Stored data
=======
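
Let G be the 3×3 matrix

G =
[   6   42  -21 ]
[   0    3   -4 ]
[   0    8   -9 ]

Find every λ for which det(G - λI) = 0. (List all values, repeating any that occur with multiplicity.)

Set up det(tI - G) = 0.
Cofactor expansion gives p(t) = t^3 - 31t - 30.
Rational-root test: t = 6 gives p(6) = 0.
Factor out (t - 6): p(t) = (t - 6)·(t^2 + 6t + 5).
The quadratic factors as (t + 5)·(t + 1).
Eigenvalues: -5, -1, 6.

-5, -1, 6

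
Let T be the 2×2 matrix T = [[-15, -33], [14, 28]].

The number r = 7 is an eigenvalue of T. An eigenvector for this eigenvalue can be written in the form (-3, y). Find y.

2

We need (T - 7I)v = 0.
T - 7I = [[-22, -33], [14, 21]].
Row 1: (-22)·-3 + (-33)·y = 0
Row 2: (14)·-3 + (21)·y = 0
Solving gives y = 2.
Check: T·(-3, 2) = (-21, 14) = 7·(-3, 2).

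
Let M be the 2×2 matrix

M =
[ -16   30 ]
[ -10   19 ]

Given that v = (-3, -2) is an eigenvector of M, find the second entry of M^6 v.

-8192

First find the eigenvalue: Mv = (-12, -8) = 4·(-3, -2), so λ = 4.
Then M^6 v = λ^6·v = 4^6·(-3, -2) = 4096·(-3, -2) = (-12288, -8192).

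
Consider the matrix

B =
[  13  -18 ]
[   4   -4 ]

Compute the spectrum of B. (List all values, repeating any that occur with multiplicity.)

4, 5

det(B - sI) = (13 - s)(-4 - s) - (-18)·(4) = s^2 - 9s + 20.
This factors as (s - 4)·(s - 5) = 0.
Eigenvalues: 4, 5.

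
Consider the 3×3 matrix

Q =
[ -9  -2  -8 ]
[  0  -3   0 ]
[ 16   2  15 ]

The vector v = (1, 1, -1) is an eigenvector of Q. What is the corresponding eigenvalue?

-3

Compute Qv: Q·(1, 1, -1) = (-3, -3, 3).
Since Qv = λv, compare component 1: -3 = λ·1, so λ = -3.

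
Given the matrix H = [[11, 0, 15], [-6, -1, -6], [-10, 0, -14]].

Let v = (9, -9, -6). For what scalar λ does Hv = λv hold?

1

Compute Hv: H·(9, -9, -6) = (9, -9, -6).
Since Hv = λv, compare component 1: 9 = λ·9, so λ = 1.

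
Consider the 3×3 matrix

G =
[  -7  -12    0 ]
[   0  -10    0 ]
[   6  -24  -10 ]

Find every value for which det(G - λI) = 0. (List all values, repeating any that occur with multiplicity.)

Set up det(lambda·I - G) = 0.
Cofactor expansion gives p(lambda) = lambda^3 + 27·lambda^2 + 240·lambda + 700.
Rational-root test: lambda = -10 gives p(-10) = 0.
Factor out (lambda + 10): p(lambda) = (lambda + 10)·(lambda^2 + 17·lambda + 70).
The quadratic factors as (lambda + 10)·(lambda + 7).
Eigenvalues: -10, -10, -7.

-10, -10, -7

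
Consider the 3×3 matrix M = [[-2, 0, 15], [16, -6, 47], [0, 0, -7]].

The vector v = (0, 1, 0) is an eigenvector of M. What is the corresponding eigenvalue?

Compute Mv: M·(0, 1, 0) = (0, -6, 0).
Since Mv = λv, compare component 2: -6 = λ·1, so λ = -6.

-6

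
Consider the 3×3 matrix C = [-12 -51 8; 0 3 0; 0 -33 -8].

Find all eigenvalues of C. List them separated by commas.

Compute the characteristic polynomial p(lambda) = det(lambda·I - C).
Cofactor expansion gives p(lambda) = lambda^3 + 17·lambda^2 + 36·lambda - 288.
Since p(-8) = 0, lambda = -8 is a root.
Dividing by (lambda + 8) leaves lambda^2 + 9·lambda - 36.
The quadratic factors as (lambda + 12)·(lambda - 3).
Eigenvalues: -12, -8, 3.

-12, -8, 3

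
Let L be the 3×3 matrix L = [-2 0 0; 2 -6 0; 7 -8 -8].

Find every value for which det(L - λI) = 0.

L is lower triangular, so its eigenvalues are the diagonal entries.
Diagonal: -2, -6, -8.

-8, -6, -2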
=======
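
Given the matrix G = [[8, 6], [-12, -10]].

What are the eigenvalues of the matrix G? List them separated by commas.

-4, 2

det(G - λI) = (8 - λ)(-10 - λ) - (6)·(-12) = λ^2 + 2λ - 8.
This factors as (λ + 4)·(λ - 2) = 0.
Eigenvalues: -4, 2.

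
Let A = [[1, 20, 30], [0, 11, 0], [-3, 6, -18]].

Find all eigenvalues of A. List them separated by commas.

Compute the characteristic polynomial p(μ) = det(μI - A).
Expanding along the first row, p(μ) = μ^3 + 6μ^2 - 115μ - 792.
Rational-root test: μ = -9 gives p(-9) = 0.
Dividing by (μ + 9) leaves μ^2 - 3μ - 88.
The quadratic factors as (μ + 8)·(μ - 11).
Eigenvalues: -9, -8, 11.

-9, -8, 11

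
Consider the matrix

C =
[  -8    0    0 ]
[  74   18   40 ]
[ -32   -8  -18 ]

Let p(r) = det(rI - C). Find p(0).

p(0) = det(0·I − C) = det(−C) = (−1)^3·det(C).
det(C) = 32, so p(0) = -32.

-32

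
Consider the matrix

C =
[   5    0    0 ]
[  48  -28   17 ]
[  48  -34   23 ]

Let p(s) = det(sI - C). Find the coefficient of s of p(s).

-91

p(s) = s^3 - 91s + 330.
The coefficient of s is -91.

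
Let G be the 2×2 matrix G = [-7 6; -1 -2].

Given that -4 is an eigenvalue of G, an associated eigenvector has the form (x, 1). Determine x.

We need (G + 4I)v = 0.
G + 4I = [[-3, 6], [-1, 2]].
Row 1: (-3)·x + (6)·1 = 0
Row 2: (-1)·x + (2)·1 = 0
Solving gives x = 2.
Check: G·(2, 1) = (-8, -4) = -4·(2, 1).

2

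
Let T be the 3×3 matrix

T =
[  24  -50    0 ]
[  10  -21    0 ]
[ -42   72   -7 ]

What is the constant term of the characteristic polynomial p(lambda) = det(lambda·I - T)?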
=======
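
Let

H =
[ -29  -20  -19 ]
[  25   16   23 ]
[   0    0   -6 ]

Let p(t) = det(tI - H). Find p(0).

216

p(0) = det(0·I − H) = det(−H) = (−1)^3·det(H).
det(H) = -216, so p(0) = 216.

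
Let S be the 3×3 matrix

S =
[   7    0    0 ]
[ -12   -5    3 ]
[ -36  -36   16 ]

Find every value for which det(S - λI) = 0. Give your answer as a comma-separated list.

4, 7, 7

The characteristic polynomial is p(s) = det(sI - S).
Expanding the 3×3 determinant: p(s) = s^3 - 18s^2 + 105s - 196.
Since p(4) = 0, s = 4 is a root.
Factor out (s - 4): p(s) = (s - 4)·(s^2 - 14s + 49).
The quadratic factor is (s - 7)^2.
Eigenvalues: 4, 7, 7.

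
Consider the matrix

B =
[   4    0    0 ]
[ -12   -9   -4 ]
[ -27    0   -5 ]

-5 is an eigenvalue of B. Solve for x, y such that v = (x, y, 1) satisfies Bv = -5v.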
=======
AIM OF THE TASK: From the data above, output exactly the lines between the one containing "Let G be the 2×2 matrix G = [-7 6; -1 -2]." and the one containing "What is the constant", counting both of them.

WORKED SOLUTION:
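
Let G be the 2×2 matrix G = [-7 6; -1 -2].

Given that -4 is an eigenvalue of G, an associated eigenvector has the form (x, 1). Determine x.

We need (G + 4I)v = 0.
G + 4I = [[-3, 6], [-1, 2]].
Row 1: (-3)·x + (6)·1 = 0
Row 2: (-1)·x + (2)·1 = 0
Solving gives x = 2.
Check: G·(2, 1) = (-8, -4) = -4·(2, 1).

2

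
Let T be the 3×3 matrix

T =
[  24  -50    0 ]
[  10  -21    0 ]
[ -42   72   -7 ]

What is the constant term of the characteristic polynomial p(lambda) = det(lambda·I - T)?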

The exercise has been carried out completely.